TASK REQUIREMENTS
Can you pull out each line of the data below that includes the word "Assume"?

RECORDS SHOWN

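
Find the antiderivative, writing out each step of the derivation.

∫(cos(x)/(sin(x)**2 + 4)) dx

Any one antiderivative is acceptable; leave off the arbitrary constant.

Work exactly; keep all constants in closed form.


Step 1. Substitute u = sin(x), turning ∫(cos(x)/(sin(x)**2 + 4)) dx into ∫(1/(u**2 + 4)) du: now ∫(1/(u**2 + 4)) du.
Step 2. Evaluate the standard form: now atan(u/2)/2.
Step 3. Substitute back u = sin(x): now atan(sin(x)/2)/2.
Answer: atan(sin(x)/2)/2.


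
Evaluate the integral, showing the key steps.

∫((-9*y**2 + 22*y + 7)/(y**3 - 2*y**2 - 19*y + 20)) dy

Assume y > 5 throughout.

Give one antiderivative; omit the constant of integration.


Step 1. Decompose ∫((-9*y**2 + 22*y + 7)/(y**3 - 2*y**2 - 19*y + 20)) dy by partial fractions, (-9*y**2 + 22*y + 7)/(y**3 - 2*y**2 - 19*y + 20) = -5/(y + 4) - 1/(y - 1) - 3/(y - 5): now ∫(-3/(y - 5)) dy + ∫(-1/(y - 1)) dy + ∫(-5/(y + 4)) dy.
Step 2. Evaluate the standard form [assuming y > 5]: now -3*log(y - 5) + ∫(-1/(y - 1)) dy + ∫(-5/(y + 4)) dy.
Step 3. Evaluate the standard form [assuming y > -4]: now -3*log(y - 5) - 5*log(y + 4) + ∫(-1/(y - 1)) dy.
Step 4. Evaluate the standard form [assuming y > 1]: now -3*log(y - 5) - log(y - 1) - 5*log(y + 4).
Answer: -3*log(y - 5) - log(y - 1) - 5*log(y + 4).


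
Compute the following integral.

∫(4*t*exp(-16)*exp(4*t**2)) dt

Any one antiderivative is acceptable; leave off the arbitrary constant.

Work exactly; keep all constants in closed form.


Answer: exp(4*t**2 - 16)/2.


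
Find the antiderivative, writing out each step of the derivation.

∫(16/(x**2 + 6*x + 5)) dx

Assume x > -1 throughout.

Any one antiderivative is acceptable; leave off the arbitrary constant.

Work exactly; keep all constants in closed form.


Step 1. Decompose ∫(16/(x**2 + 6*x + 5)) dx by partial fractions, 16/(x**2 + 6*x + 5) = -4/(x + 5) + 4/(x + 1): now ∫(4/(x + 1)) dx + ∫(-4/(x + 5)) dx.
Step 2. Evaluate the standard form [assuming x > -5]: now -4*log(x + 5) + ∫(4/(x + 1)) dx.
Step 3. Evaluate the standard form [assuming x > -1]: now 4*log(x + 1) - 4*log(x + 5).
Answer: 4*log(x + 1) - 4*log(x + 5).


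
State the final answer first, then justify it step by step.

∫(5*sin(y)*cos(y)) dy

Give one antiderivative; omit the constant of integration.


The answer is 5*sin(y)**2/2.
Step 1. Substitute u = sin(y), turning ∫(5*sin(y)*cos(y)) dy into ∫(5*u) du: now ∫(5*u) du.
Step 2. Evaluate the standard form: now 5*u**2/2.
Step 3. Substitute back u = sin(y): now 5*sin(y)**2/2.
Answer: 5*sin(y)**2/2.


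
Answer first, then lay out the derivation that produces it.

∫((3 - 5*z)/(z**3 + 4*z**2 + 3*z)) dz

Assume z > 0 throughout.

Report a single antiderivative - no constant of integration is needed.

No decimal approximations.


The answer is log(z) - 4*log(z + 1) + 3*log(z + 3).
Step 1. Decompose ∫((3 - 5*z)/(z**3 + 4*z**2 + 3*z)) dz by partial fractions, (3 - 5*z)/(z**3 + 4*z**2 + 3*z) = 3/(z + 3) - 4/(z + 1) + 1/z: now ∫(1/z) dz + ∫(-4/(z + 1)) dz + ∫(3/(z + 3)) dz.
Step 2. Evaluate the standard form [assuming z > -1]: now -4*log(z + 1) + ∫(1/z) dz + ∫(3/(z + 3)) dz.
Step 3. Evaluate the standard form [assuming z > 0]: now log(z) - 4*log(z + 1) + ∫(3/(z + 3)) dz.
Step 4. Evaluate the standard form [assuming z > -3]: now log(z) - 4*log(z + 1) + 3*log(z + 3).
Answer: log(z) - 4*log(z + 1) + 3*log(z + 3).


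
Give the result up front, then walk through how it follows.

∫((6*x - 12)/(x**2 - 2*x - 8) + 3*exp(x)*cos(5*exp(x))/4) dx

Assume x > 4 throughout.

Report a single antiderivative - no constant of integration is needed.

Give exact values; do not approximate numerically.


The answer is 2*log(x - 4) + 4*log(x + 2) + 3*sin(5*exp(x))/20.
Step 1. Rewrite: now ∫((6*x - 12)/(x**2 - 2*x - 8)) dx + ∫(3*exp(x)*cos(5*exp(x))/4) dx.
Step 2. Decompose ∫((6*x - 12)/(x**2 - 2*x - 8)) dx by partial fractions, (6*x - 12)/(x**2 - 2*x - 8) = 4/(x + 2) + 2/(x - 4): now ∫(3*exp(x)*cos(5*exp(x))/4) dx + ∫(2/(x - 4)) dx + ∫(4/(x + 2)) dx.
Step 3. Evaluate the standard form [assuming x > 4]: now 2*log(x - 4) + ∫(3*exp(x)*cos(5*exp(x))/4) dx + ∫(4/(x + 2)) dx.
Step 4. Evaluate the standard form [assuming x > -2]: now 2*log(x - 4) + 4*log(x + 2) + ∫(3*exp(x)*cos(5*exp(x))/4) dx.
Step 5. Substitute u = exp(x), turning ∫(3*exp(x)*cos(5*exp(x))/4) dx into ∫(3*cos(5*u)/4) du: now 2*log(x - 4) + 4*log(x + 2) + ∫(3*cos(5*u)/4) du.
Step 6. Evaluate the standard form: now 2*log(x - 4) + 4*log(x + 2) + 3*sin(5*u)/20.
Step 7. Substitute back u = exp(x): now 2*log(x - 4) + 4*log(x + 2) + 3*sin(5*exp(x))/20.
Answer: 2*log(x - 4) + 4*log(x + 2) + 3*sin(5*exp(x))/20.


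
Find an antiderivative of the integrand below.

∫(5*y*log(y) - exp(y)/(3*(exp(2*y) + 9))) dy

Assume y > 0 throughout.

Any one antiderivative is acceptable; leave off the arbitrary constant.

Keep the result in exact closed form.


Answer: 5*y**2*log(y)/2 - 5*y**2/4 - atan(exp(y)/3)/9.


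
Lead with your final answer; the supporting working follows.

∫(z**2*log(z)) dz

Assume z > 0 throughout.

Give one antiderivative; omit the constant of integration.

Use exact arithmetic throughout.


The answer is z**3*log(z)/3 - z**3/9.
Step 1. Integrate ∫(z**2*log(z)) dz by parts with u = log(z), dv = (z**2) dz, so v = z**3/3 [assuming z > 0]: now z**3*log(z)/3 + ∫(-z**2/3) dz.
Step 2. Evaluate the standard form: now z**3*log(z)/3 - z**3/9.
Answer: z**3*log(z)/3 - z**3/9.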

==

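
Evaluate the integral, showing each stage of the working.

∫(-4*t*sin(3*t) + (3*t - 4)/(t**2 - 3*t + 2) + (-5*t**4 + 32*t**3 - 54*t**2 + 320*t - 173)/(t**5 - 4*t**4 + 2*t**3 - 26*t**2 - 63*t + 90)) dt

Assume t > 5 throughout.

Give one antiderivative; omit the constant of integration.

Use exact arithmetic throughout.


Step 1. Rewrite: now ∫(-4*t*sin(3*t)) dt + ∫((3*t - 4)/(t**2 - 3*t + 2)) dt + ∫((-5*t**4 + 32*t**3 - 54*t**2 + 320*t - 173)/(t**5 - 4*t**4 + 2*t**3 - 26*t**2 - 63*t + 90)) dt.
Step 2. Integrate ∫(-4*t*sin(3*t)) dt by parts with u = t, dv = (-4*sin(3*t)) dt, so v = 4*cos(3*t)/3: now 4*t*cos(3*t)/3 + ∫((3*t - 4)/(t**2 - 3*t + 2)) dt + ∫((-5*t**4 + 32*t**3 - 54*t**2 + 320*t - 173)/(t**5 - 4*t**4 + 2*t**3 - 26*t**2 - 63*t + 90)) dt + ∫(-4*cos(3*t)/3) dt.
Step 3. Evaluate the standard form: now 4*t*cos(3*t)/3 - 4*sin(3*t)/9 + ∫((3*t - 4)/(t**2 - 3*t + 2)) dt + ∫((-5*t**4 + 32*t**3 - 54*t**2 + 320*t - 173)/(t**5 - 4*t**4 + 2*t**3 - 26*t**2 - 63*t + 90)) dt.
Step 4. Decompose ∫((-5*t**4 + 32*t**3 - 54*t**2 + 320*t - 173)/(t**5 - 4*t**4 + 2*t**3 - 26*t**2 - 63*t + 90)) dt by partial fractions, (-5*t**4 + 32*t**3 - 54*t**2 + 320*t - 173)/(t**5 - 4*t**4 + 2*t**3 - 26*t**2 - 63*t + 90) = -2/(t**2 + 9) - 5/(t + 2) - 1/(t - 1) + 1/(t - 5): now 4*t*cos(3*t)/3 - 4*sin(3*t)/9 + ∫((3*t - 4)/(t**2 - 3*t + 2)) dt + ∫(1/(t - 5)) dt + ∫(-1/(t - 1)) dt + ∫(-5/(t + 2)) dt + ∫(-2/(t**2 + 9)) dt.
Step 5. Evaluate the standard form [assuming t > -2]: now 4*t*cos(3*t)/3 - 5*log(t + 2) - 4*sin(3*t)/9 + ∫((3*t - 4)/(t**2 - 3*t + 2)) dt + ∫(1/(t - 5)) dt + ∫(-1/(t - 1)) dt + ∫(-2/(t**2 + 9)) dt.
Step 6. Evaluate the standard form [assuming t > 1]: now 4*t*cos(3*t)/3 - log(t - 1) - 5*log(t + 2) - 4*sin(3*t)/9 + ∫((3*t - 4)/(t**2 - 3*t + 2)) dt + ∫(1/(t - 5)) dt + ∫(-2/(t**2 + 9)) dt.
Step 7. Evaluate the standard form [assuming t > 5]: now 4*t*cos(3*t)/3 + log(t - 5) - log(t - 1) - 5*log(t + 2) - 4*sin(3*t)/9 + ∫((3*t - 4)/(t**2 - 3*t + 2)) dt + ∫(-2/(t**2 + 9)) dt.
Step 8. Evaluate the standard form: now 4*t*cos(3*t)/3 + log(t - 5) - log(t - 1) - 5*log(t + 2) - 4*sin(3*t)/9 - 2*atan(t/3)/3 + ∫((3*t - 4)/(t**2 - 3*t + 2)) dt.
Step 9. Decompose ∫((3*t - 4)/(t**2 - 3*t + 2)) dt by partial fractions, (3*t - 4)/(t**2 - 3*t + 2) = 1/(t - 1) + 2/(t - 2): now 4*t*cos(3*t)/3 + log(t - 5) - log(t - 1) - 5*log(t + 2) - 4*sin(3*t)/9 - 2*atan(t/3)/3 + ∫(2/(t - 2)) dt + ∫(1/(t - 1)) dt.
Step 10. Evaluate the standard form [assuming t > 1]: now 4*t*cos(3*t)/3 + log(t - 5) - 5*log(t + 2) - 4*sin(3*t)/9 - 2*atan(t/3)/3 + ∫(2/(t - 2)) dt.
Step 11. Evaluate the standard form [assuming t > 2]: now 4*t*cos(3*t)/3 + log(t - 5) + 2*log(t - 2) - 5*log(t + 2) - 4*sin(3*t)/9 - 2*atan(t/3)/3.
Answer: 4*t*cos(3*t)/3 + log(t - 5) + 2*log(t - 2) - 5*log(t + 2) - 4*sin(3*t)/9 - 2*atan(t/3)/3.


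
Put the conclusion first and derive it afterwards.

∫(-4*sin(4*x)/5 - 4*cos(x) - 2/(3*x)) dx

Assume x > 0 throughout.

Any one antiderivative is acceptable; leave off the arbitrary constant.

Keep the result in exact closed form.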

EXERCISE OUTPUT
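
Assume y > 5 throughout.
Assume x > -1 throughout.
Assume z > 0 throughout.
Assume x > 4 throughout.
Assume y > 0 throughout.
Assume z > 0 throughout.
Assume t > 5 throughout.
Assume x > 0 throughout.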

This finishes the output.